→ **WHAT YOU HAVE TO DO**:
Please print every line of the material below exactly.

→ **INPUT DATA**:
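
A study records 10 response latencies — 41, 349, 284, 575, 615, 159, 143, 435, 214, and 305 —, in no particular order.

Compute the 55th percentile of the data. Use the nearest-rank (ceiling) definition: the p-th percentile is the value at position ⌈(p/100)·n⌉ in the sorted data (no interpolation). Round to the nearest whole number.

305

Sorted: 41, 143, 159, 214, 284, 305, 349, 435, 575, 615.
n = 10.
Position = ⌈55/100 · 10⌉ = ⌈5.5⌉ = 6.
The value at rank 6 is 305.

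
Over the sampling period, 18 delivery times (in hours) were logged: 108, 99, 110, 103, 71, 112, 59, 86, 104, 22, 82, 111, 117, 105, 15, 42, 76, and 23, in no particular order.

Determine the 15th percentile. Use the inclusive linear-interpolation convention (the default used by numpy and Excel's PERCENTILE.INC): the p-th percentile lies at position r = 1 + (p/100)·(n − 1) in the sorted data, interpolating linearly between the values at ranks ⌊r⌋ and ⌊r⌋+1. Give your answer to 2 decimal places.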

→ **RESPONSE TO THE EXERCISE**:
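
A study records 10 response latencies — 41, 349, 284, 575, 615, 159, 143, 435, 214, and 305 —, in no particular order.

Compute the 55th percentile of the data. Use the nearest-rank (ceiling) definition: the p-th percentile is the value at position ⌈(p/100)·n⌉ in the sorted data (no interpolation). Round to the nearest whole number.

305

Sorted: 41, 143, 159, 214, 284, 305, 349, 435, 575, 615.
n = 10.
Position = ⌈55/100 · 10⌉ = ⌈5.5⌉ = 6.
The value at rank 6 is 305.

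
Over the sampling period, 18 delivery times (in hours) were logged: 108, 99, 110, 103, 71, 112, 59, 86, 104, 22, 82, 111, 117, 105, 15, 42, 76, and 23, in no particular order.

Determine the 15th percentile. Use the inclusive linear-interpolation convention (the default used by numpy and Excel's PERCENTILE.INC): the p-th percentile lies at position r = 1 + (p/100)·(n − 1) in the sorted data, interpolating linearly between the values at ranks ⌊r⌋ and ⌊r⌋+1. Give your answer to 2 decimal places.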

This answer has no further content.